(Source records)
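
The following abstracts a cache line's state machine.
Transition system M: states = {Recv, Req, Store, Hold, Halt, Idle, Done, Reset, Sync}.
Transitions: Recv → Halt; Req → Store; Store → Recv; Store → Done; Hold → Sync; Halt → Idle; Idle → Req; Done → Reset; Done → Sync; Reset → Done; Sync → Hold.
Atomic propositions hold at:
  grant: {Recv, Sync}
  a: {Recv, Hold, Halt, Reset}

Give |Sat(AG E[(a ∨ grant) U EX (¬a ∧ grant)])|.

Sat(a ∨ grant) = {Recv, Hold, Halt, Reset, Sync}
Sat(¬a) = {Req, Store, Idle, Done, Sync}
Sat(¬a ∧ grant) = {Sync}
Sat(EX (¬a ∧ grant)) = {s : some successor in {Sync}} = {Hold, Done}
E[(a ∨ grant) U EX (¬a ∧ grant)]: least fixpoint, start Z0 = Sat(EX (¬a ∧ grant)) = {Hold, Done}, add states in Sat(a ∨ grant) with some successor in Z. Z1 = {Hold, Done, Reset, Sync}; fixed.
Sat(E[(a ∨ grant) U EX (¬a ∧ grant)]) = {Hold, Done, Reset, Sync}
AG E[(a ∨ grant) U EX (¬a ∧ grant)]: greatest fixpoint, start Z0 = {Hold, Done, Reset, Sync}, keep only states in Sat with every successor in Z. Already a fixed point.
Sat(AG E[(a ∨ grant) U EX (¬a ∧ grant)]) = {Hold, Done, Reset, Sync}
|Sat(AG E[(a ∨ grant) U EX (¬a ∧ grant)])| = |{Hold, Done, Reset, Sync}| = 4.

4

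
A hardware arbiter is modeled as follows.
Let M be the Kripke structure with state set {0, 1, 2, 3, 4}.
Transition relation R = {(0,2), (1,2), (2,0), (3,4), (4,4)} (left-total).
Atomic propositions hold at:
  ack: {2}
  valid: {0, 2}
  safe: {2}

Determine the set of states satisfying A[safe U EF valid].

{0, 1, 2}

EF valid: least fixpoint, start Z0 = {0, 2}, add states with some successor in Z. Z1 = {0, 1, 2}; fixed.
Sat(EF valid) = {0, 1, 2}
A[safe U EF valid]: least fixpoint, start Z0 = Sat(EF valid) = {0, 1, 2}, add states in Sat(safe) with every successor in Z. Already a fixed point.
Sat(A[safe U EF valid]) = {0, 1, 2}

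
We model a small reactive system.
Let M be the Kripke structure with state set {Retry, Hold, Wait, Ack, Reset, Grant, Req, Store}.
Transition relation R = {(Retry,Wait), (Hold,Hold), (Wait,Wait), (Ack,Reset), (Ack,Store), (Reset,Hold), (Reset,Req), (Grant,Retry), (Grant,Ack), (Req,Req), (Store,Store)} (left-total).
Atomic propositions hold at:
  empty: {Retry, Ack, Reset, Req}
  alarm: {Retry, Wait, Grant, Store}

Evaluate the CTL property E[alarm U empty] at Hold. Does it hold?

No

E[alarm U empty]: least fixpoint, start Z0 = Sat(empty) = {Retry, Ack, Reset, Req}, add states in Sat(alarm) with some successor in Z. Z1 = {Retry, Ack, Reset, Grant, Req}; fixed.
Sat(E[alarm U empty]) = {Retry, Ack, Reset, Grant, Req}
Hold ∉ Sat(E[alarm U empty]) = {Retry, Ack, Reset, Grant, Req}, so the formula does not hold at Hold.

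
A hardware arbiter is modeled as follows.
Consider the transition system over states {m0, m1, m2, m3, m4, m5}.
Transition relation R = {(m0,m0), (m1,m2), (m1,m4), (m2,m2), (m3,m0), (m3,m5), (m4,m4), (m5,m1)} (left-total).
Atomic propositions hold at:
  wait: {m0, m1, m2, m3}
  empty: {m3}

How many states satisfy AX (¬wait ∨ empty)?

1

Sat(¬wait) = {m4, m5}
Sat(¬wait ∨ empty) = {m3, m4, m5}
Sat(AX (¬wait ∨ empty)) = {s : every successor in {m3, m4, m5}} = {m4}
|Sat(AX (¬wait ∨ empty))| = |{m4}| = 1.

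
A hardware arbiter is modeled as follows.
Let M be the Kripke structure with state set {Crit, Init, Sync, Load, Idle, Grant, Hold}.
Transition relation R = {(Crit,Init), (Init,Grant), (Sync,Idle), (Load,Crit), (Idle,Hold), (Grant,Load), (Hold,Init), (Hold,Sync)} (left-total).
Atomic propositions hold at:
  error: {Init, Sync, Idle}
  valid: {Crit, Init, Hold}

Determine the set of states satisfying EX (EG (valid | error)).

Sat(valid | error) = {Crit, Init, Sync, Idle, Hold}
EG (valid | error): greatest fixpoint, start Z0 = {Crit, Init, Sync, Idle, Hold}, keep only states in Sat with some successor in Z. Z1 = {Crit, Sync, Idle, Hold}; Z2 = {Sync, Idle, Hold}; fixed.
Sat(EG (valid | error)) = {Sync, Idle, Hold}
Sat(EX (EG (valid | error))) = {s : some successor in {Sync, Idle, Hold}} = {Sync, Idle, Hold}

{Sync, Idle, Hold}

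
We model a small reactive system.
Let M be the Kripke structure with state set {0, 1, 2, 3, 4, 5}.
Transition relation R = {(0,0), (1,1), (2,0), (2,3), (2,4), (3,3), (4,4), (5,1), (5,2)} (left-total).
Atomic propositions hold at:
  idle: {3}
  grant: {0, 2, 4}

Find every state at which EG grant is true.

{0, 2, 4}

EG grant: greatest fixpoint, start Z0 = {0, 2, 4}, keep only states in Sat with some successor in Z. Already a fixed point.
Sat(EG grant) = {0, 2, 4}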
(End Source records)
### Task prompt
Go through the entries above and report every line in which the word "Load" appears.

### Problem solution
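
Let M be the Kripke structure with state set {Crit, Init, Sync, Load, Idle, Grant, Hold}.
Transition relation R = {(Crit,Init), (Init,Grant), (Sync,Idle), (Load,Crit), (Idle,Hold), (Grant,Load), (Hold,Init), (Hold,Sync)} (left-total).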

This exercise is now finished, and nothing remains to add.